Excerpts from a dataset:

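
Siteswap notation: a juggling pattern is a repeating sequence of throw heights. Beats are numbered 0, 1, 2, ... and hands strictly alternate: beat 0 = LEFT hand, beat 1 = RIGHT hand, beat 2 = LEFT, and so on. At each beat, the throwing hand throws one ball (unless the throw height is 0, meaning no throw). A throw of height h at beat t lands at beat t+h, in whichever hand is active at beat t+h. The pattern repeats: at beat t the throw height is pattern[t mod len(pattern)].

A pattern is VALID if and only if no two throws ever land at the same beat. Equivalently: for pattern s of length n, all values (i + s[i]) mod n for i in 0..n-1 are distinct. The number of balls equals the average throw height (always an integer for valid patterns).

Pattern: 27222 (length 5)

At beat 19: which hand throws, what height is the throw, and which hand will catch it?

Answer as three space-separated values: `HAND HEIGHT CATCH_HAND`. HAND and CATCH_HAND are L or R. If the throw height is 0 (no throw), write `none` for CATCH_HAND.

Beat 19: 19 mod 2 = 1, so hand = R
Throw height = pattern[19 mod 5] = pattern[4] = 2
Lands at beat 19+2=21, 21 mod 2 = 1, so catch hand = R

Answer: R 2 R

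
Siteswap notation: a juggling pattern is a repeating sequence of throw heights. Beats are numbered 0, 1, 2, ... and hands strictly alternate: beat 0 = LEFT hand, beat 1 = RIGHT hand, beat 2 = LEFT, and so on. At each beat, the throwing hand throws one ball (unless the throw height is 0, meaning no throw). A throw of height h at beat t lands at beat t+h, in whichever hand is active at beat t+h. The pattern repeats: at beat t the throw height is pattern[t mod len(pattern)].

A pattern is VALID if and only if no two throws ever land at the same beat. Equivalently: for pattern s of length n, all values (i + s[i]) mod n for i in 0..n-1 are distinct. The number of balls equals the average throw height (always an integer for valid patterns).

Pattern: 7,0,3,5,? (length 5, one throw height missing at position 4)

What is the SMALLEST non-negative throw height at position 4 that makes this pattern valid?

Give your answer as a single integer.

Answer: 0

Derivation:
i=0: (0 + 7) mod 5 = 2
i=1: (1 + 0) mod 5 = 1
i=2: (2 + 3) mod 5 = 0
i=3: (3 + 5) mod 5 = 3
i=4: s[i]=? (unknown)
Known residues: [0, 1, 2, 3]; need a permutation of 0..4, so missing residue r = 4
Need (4 + s) mod 5 = 4; smallest s = (4 - 4) mod 5 = 0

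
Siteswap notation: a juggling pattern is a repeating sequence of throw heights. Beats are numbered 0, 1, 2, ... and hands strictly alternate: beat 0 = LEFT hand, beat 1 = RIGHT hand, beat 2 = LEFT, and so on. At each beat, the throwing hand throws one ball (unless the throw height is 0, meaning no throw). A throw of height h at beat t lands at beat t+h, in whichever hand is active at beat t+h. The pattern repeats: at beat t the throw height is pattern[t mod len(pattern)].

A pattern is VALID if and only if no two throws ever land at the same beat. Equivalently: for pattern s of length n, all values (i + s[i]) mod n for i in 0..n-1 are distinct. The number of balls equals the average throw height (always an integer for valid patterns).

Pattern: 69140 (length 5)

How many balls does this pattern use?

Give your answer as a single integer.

Pattern = [6, 9, 1, 4, 0], length n = 5
  position 0: throw height = 6, running sum = 6
  position 1: throw height = 9, running sum = 15
  position 2: throw height = 1, running sum = 16
  position 3: throw height = 4, running sum = 20
  position 4: throw height = 0, running sum = 20
Total sum = 20; balls = sum / n = 20 / 5 = 4

Answer: 4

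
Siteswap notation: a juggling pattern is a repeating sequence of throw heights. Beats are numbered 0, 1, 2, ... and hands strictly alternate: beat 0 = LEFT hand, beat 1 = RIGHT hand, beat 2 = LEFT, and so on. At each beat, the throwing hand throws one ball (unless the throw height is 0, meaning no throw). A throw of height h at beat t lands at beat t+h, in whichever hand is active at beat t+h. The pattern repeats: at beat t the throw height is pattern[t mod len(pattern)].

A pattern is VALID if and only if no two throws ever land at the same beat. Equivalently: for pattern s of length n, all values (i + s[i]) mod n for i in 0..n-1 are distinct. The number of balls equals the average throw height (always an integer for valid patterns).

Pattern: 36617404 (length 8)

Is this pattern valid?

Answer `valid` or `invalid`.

Answer: invalid

Derivation:
i=0: (i + s[i]) mod n = (0 + 3) mod 8 = 3
i=1: (i + s[i]) mod n = (1 + 6) mod 8 = 7
i=2: (i + s[i]) mod n = (2 + 6) mod 8 = 0
i=3: (i + s[i]) mod n = (3 + 1) mod 8 = 4
i=4: (i + s[i]) mod n = (4 + 7) mod 8 = 3
i=5: (i + s[i]) mod n = (5 + 4) mod 8 = 1
i=6: (i + s[i]) mod n = (6 + 0) mod 8 = 6
i=7: (i + s[i]) mod n = (7 + 4) mod 8 = 3
Residues: [3, 7, 0, 4, 3, 1, 6, 3], distinct: False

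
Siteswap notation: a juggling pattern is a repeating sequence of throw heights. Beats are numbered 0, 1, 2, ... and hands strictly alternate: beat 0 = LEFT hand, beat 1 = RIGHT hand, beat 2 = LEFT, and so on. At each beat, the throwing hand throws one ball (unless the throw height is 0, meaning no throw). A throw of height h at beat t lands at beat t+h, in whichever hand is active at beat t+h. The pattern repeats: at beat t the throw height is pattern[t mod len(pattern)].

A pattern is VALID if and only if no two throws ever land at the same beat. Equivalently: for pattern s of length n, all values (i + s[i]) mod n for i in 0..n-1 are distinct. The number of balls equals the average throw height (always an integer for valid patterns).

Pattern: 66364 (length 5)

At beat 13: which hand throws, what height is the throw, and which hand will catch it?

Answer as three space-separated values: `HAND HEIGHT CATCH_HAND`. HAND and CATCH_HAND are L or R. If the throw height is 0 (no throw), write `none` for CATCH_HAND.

Beat 13: 13 mod 2 = 1, so hand = R
Throw height = pattern[13 mod 5] = pattern[3] = 6
Lands at beat 13+6=19, 19 mod 2 = 1, so catch hand = R

Answer: R 6 R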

Work order: Extract every line of the records above that contains the word "will".

Written response:
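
At beat 19: which hand throws, what height is the throw, and which hand will catch it?
At beat 13: which hand throws, what height is the throw, and which hand will catch it?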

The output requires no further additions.